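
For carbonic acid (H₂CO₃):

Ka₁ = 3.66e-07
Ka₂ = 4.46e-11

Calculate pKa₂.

pKa₂ = -log(Ka₂) = -log(4.46e-11) = 10.35.

pK_{a2} = 10.35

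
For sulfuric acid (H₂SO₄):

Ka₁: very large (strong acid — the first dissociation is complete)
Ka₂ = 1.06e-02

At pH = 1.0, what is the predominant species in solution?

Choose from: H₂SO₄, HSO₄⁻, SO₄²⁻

The first dissociation is complete, so H₂SO₄ itself is never the predominant species in water; pKa₂ = -log(1.06e-02) = 1.97. For a polyprotic acid the predominant species crosses at each pKa: below pKa_n the protonated form dominates, above it the deprotonated form does. At pH = 1.0, the predominant species is HSO₄⁻.

HSO₄⁻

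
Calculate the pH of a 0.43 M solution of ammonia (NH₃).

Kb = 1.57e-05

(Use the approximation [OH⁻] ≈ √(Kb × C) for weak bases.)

[OH⁻] = √(Kb × C) = √(1.57e-05 × 0.43) = 2.5983e-03. pOH = 2.59, pH = 14 - pOH

pH = 11.41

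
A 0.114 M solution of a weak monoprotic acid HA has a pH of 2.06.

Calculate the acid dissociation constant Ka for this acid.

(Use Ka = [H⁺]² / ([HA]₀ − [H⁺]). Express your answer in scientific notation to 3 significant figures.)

[H⁺] = 10^(−pH) = 10^(−2.06) = 8.710e-03 M. For HA ⇌ H⁺ + A⁻, Ka = [H⁺][A⁻]/[HA] = [H⁺]² / ([HA]₀ − [H⁺]) = (8.710e-03)² / (0.114 − 8.710e-03) = 7.20e-04.

K_a = 7.20e-04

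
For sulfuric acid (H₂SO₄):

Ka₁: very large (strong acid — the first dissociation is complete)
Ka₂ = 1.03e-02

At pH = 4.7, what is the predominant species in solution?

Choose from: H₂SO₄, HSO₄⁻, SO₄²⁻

The first dissociation is complete, so H₂SO₄ itself is never the predominant species in water; pKa₂ = -log(1.03e-02) = 1.99. For a polyprotic acid the predominant species crosses at each pKa: below pKa_n the protonated form dominates, above it the deprotonated form does. At pH = 4.7, the predominant species is SO₄²⁻.

SO₄²⁻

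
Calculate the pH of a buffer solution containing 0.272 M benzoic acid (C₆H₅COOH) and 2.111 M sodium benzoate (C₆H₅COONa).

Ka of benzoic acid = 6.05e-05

pKa = -log(6.05e-05) = 4.22. pH = pKa + log([A⁻]/[HA]) = 4.22 + log(2.111/0.272)

pH = 5.11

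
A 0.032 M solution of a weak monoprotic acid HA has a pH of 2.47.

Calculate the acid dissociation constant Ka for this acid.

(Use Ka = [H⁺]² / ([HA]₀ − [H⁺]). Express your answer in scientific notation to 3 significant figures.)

[H⁺] = 10^(−pH) = 10^(−2.47) = 3.388e-03 M. For HA ⇌ H⁺ + A⁻, Ka = [H⁺][A⁻]/[HA] = [H⁺]² / ([HA]₀ − [H⁺]) = (3.388e-03)² / (0.032 − 3.388e-03) = 4.01e-04.

K_a = 4.01e-04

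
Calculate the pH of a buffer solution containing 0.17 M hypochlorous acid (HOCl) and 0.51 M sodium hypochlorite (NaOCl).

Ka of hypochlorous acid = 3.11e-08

pKa = -log(3.11e-08) = 7.51. pH = pKa + log([A⁻]/[HA]) = 7.51 + log(0.51/0.17)

pH = 7.98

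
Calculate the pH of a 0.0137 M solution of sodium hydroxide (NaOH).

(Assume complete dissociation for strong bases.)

[OH⁻] = 0.0137 M for strong base. pOH = -log[OH⁻] = 1.86, pH = 14 - pOH

pH = 12.14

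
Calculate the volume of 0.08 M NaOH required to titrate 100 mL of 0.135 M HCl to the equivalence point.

At equivalence: moles acid = moles base. moles HCl = 0.135 × 100/1000 = 0.0135 mol. V_base = moles / 0.08 × 1000 = 168.7 mL.

V_{base} = 168.7 mL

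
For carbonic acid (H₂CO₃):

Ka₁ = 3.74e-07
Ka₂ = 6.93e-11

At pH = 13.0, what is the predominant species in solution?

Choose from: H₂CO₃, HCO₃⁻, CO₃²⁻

pKa₁ = 6.43, pKa₂ = 10.16. For a polyprotic acid the predominant species crosses at each pKa: below pKa_n the protonated form dominates, above it the deprotonated form does. At pH = 13.0, the predominant species is CO₃²⁻.

CO₃²⁻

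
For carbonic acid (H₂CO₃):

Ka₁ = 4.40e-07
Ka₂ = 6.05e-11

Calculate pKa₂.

pKa₂ = -log(Ka₂) = -log(6.05e-11) = 10.22.

pK_{a2} = 10.22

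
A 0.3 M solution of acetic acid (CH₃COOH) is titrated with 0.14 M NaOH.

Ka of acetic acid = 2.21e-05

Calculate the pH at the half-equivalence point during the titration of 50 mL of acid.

At half-equivalence [HA] = [A⁻], so Henderson-Hasselbalch gives pH = pKa = -log(2.21e-05) = 4.66.

pH = pKa = 4.66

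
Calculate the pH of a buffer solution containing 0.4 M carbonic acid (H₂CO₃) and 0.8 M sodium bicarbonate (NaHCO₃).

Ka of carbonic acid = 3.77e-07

pKa = -log(3.77e-07) = 6.42. pH = pKa + log([A⁻]/[HA]) = 6.42 + log(0.8/0.4)

pH = 6.72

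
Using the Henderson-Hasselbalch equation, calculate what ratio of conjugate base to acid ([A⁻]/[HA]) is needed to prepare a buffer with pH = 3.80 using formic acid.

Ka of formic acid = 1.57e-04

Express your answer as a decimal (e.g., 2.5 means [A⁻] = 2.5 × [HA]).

pKa = -log(1.57e-04) = 3.8041. pH = pKa + log([A⁻]/[HA]), so log([A⁻]/[HA]) = pH − pKa = 3.80 − 3.8041 = -0.0041. [A⁻]/[HA] = 10^(-0.0041) = 0.991

[A⁻]/[HA] = 0.991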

------------------------------------------------------------------------

ASSIGNMENT: Go through the material above line by line and tally each one holding "buffer"; give the tally and nothing else.

ANSWER BOX: 4